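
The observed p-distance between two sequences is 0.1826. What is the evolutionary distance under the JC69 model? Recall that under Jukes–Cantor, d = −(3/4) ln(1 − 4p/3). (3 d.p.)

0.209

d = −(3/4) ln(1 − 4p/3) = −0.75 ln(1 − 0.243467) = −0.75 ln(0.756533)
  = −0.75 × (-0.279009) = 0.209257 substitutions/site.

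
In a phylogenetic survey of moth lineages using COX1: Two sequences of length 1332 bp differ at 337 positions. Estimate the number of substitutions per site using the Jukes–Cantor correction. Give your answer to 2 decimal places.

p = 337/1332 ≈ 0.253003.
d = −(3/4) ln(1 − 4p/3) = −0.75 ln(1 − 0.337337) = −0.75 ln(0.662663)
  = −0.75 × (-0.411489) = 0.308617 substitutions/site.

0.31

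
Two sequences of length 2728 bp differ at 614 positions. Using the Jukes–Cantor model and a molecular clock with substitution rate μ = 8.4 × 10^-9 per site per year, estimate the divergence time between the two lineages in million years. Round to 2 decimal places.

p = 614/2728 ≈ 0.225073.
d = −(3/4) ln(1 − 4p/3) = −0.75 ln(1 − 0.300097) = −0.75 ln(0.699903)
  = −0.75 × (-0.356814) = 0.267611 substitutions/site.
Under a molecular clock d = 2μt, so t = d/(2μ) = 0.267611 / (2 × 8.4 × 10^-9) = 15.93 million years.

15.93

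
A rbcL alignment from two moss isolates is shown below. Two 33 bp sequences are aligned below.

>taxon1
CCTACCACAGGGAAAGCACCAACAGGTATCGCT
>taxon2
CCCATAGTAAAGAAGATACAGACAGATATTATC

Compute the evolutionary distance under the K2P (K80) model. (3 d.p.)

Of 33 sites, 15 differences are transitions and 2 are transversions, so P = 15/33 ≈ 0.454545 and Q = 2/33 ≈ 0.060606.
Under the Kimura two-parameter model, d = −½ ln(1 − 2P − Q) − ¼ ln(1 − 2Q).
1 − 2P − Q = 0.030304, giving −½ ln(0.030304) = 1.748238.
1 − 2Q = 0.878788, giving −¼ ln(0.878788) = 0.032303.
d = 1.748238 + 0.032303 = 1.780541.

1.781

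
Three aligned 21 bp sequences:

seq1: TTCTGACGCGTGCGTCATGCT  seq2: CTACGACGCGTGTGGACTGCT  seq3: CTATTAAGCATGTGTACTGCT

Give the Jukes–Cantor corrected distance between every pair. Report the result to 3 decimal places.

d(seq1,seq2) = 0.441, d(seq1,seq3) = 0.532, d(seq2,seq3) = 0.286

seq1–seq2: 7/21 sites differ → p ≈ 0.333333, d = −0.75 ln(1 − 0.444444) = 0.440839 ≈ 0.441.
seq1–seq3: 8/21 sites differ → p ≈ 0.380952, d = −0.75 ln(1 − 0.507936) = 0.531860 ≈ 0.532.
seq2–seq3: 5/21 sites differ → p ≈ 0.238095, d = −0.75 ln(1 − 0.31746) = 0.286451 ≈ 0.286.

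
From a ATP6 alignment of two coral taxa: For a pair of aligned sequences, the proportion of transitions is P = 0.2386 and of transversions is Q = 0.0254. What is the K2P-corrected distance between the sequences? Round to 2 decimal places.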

══════

> [Exercise prompt]:
Check each line of the entries above for the string "alignment", and return those that contain it.

> [Answer section]:
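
A rbcL alignment from two moss isolates is shown below. Two 33 bp sequences are aligned below.
From a ATP6 alignment of two coral taxa: For a pair of aligned sequences, the proportion of transitions is P = 0.2386 and of transversions is Q = 0.0254. What is the K2P-corrected distance between the sequences? Round to 2 decimal places.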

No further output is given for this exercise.